• [Work task]: Please reproduce the data in full, exactly as it stands.

• [Study material]:

★ ★ ★ ★ ★

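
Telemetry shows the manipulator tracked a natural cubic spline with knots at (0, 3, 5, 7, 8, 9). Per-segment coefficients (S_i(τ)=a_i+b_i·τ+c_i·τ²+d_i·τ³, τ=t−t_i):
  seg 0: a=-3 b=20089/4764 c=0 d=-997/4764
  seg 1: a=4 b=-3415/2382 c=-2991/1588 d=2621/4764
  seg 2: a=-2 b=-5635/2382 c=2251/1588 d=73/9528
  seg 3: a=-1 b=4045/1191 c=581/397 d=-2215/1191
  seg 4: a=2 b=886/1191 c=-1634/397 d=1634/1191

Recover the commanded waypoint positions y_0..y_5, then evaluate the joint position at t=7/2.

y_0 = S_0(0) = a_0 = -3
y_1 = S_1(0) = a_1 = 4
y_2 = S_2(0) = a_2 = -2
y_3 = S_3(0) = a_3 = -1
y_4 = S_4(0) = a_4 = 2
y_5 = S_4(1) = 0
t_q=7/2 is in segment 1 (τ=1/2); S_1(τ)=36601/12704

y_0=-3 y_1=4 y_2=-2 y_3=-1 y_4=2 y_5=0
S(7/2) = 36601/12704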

★ ★ ★ ★ ★

• [Solution to the problem]:
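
Telemetry shows the manipulator tracked a natural cubic spline with knots at (0, 3, 5, 7, 8, 9). Per-segment coefficients (S_i(τ)=a_i+b_i·τ+c_i·τ²+d_i·τ³, τ=t−t_i):
  seg 0: a=-3 b=20089/4764 c=0 d=-997/4764
  seg 1: a=4 b=-3415/2382 c=-2991/1588 d=2621/4764
  seg 2: a=-2 b=-5635/2382 c=2251/1588 d=73/9528
  seg 3: a=-1 b=4045/1191 c=581/397 d=-2215/1191
  seg 4: a=2 b=886/1191 c=-1634/397 d=1634/1191

Recover the commanded waypoint positions y_0..y_5, then evaluate the joint position at t=7/2.

y_0 = S_0(0) = a_0 = -3
y_1 = S_1(0) = a_1 = 4
y_2 = S_2(0) = a_2 = -2
y_3 = S_3(0) = a_3 = -1
y_4 = S_4(0) = a_4 = 2
y_5 = S_4(1) = 0
t_q=7/2 is in segment 1 (τ=1/2); S_1(τ)=36601/12704

y_0=-3 y_1=4 y_2=-2 y_3=-1 y_4=2 y_5=0
S(7/2) = 36601/12704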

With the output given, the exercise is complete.